ASSIGNED TASK. Within the records, determine how many lines contain the word "succeeds". Your reply must consist of that number only.
Top of MATERIAL FOR THE TASK
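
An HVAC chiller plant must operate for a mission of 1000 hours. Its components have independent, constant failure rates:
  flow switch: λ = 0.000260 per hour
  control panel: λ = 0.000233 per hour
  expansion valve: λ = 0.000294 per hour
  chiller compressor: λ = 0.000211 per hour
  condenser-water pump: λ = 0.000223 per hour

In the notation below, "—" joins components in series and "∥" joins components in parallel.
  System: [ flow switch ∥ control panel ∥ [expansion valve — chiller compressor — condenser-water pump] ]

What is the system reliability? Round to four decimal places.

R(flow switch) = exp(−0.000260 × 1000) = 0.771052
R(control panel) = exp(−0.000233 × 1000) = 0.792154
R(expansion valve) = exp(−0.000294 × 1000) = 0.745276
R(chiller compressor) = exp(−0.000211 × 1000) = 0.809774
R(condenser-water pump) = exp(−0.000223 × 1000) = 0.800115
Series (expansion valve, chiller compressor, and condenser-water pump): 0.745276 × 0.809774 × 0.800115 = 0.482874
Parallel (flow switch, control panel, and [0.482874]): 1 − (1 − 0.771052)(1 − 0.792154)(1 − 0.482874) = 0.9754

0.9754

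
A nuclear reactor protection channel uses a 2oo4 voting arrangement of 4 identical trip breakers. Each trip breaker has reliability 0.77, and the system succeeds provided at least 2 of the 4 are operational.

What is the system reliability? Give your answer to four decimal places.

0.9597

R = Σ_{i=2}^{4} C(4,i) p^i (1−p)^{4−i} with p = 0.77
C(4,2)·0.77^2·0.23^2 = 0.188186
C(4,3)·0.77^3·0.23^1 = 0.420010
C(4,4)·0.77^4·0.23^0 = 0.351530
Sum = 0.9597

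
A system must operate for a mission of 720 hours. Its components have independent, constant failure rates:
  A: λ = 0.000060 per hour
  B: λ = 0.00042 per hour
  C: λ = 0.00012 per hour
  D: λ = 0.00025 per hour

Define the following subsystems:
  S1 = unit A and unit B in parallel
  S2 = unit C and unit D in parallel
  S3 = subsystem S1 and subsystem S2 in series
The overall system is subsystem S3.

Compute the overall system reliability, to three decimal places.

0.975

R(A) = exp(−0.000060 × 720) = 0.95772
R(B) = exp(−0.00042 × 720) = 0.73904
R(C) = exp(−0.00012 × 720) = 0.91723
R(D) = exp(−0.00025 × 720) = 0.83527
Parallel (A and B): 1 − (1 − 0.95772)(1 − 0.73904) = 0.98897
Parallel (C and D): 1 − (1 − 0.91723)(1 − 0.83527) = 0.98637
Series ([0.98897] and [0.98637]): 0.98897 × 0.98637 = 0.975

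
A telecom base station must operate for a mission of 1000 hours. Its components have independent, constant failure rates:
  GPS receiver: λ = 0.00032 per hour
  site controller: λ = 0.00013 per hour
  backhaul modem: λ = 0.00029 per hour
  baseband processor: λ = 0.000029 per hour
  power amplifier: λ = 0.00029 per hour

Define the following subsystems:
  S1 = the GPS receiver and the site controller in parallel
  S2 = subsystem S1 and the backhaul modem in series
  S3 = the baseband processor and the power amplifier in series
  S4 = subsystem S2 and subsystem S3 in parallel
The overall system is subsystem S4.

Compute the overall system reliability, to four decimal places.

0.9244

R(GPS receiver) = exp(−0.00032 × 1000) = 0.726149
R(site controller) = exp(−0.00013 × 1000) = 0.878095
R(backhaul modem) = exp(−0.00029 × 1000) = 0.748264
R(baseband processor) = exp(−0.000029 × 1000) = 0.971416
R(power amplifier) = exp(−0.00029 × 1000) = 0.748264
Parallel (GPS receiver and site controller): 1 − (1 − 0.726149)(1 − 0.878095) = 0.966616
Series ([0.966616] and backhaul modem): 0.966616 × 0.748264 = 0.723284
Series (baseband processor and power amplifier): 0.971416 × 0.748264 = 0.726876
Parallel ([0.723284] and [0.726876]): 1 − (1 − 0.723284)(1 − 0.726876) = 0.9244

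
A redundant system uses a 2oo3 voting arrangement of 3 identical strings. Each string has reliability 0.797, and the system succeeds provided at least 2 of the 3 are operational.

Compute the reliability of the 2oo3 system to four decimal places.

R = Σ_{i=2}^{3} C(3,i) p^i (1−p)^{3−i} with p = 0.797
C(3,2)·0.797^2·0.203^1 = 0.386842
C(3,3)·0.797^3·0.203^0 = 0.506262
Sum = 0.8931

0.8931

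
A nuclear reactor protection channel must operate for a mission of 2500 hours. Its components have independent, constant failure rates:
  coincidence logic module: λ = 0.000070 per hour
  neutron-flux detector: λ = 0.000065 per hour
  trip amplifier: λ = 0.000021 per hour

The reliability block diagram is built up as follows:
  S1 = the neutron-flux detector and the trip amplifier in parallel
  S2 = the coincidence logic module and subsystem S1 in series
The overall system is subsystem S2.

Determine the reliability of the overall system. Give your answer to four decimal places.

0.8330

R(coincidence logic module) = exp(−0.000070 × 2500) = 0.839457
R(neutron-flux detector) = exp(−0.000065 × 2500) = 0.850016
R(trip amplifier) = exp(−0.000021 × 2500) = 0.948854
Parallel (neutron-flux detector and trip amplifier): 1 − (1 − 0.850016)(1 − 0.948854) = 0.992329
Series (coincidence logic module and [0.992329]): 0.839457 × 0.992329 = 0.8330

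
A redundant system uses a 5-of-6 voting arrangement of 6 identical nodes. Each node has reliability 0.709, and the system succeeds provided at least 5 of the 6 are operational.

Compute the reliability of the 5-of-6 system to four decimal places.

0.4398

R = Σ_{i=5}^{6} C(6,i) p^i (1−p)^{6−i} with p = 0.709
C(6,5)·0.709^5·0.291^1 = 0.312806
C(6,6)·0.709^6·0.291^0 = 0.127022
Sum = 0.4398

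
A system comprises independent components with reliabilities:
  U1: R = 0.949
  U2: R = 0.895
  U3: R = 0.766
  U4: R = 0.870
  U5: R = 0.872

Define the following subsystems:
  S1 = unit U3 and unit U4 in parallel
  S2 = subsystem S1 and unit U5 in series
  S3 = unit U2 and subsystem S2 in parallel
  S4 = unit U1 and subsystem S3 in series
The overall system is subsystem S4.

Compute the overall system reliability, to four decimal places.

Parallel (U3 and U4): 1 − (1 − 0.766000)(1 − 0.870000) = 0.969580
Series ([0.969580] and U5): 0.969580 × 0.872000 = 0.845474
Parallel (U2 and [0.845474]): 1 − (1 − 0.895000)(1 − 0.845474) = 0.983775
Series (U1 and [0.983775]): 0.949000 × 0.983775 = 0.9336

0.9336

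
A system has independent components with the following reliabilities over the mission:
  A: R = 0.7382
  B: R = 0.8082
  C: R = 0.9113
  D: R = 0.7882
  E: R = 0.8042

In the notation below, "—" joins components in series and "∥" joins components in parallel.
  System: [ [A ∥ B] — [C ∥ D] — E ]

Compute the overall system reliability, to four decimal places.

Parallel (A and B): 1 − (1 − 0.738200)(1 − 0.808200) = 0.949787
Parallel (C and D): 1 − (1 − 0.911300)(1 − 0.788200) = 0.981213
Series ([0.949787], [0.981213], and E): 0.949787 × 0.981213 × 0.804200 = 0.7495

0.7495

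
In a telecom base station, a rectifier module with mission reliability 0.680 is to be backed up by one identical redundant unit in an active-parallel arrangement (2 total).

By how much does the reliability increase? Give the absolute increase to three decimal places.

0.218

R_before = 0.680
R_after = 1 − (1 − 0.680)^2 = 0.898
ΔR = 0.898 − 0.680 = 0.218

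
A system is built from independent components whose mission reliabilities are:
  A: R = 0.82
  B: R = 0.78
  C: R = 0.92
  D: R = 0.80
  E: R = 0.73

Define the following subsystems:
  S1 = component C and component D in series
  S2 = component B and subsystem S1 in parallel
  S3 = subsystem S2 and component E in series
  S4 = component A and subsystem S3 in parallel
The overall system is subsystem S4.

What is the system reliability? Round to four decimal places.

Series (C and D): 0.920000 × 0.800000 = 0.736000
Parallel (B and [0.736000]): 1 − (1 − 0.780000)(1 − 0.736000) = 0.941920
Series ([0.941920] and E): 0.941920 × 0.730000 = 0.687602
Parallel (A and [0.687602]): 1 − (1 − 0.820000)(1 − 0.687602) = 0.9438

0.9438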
Bottom of MATERIAL FOR THE TASK
Top of MATERIAL FOR THE TASK
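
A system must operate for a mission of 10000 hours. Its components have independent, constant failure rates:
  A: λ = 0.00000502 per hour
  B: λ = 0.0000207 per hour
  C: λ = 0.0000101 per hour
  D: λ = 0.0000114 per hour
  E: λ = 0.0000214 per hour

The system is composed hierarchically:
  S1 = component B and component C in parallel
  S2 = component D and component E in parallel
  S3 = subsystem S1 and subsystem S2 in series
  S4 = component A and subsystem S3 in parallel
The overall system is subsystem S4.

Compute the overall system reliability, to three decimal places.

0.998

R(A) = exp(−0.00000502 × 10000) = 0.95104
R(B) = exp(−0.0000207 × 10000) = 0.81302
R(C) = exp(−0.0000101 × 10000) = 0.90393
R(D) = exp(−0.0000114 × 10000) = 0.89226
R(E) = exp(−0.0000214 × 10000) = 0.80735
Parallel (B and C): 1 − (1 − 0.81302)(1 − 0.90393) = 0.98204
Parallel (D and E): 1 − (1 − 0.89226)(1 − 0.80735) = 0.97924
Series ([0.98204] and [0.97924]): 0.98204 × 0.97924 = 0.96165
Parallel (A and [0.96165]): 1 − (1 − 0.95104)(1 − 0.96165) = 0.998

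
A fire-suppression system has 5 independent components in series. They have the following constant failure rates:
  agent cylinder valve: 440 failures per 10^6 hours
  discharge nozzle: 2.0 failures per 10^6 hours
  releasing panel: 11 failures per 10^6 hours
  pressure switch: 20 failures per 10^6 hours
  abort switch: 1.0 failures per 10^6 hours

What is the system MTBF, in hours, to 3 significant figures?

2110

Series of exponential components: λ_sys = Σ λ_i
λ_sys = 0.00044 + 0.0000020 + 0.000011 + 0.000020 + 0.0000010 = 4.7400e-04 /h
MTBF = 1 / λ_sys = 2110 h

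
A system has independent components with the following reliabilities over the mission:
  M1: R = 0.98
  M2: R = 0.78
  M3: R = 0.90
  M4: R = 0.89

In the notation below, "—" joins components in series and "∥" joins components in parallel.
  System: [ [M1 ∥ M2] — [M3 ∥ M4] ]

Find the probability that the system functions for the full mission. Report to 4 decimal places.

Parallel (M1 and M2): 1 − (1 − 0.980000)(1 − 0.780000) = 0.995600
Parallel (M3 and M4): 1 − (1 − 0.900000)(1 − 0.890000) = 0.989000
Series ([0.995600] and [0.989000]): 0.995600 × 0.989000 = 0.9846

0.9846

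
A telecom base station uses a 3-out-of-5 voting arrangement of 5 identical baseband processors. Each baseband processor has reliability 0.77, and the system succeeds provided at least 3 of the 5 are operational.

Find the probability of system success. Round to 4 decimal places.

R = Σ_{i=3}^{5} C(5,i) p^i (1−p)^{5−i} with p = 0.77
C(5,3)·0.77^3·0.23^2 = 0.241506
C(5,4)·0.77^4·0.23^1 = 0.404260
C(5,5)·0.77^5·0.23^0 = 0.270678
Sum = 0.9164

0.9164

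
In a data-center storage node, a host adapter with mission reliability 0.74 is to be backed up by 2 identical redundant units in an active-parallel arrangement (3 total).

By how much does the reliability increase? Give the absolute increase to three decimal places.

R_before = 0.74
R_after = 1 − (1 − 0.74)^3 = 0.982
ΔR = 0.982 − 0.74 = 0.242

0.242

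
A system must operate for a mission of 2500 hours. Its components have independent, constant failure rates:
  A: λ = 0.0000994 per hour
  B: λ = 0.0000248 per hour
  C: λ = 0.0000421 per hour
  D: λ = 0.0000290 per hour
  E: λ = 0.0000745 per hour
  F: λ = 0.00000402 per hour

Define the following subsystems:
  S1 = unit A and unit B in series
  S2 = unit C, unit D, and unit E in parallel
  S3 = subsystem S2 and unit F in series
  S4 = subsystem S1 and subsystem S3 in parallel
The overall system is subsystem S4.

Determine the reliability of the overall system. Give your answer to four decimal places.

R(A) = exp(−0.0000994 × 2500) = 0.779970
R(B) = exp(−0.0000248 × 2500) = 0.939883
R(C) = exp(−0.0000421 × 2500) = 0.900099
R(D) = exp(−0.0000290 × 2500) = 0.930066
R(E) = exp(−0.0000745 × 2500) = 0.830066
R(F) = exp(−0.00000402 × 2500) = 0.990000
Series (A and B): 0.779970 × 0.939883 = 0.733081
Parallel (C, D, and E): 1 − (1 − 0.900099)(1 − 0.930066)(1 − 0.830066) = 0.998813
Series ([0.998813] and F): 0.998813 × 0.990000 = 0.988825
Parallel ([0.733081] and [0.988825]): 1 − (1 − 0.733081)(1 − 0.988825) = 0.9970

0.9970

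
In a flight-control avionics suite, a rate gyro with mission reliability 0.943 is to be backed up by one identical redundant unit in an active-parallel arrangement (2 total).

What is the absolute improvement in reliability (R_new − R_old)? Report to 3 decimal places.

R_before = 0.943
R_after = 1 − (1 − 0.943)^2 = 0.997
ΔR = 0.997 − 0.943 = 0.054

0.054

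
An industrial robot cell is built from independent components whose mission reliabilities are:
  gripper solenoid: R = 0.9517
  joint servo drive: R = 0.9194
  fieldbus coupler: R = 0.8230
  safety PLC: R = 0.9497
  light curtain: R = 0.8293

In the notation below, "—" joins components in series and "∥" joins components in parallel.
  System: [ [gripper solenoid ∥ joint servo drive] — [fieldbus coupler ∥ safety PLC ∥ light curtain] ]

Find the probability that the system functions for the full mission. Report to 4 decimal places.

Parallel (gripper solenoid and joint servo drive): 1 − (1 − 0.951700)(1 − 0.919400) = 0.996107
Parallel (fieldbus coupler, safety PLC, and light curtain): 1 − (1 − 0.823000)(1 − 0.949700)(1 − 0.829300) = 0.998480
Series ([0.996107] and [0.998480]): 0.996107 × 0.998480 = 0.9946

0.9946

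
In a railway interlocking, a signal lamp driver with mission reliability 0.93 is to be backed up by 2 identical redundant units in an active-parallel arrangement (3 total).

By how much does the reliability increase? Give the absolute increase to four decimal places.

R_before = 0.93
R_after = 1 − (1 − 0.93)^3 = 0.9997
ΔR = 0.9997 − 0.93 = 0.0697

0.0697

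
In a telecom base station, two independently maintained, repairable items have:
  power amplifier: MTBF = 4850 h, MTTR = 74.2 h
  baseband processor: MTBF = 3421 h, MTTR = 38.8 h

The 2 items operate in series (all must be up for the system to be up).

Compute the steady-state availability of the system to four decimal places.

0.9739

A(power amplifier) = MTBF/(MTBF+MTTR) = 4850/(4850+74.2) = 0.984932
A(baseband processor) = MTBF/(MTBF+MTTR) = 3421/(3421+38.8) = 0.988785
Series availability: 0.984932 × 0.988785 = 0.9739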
Bottom of MATERIAL FOR THE TASK
Top of MATERIAL FOR THE TASK
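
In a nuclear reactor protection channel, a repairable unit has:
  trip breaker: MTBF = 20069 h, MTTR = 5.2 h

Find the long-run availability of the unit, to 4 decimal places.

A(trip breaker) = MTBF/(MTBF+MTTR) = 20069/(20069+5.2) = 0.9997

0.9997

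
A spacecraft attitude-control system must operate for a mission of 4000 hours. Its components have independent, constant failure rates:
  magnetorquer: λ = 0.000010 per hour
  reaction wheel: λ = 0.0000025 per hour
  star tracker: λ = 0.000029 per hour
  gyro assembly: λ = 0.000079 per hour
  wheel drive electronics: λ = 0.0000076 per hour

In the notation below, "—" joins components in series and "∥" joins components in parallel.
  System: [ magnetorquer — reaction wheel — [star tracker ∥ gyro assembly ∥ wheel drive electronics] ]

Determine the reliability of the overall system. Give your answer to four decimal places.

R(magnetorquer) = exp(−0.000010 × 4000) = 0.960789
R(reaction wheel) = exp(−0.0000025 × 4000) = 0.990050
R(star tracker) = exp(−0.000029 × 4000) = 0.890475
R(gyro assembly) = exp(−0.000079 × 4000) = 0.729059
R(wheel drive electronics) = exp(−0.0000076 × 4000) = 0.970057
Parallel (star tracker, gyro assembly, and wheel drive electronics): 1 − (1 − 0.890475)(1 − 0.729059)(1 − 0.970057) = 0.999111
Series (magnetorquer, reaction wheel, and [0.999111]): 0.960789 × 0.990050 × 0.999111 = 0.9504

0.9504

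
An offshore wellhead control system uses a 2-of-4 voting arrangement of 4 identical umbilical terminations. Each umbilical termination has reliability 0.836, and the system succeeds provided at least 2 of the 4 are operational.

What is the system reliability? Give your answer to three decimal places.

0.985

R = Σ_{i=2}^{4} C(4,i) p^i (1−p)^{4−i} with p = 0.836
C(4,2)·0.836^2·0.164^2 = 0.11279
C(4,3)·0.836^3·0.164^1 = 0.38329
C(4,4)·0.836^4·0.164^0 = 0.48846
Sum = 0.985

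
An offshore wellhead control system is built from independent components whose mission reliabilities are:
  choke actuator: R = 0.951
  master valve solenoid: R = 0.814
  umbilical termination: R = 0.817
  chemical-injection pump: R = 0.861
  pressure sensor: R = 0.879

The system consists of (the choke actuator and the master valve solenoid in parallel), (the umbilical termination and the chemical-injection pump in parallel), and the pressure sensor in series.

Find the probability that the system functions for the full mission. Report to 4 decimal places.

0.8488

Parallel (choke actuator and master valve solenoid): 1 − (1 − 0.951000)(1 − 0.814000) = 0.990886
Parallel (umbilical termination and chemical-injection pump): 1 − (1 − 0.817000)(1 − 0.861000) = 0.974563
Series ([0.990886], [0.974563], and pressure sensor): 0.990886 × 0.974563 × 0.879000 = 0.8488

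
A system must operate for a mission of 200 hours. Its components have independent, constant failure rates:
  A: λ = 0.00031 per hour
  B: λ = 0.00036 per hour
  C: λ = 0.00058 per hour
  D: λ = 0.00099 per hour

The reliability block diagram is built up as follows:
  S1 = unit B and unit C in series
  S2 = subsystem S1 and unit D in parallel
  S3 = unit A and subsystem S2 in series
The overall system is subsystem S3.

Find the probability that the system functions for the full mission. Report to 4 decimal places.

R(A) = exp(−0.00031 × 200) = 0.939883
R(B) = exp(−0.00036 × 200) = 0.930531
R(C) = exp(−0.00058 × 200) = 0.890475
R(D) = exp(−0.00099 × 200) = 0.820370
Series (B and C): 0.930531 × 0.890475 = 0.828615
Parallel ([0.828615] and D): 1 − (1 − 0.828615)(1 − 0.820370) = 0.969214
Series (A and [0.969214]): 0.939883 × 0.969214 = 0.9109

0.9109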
Bottom of MATERIAL FOR THE TASK
OUTPUT FOR THIS EXERCISE. 5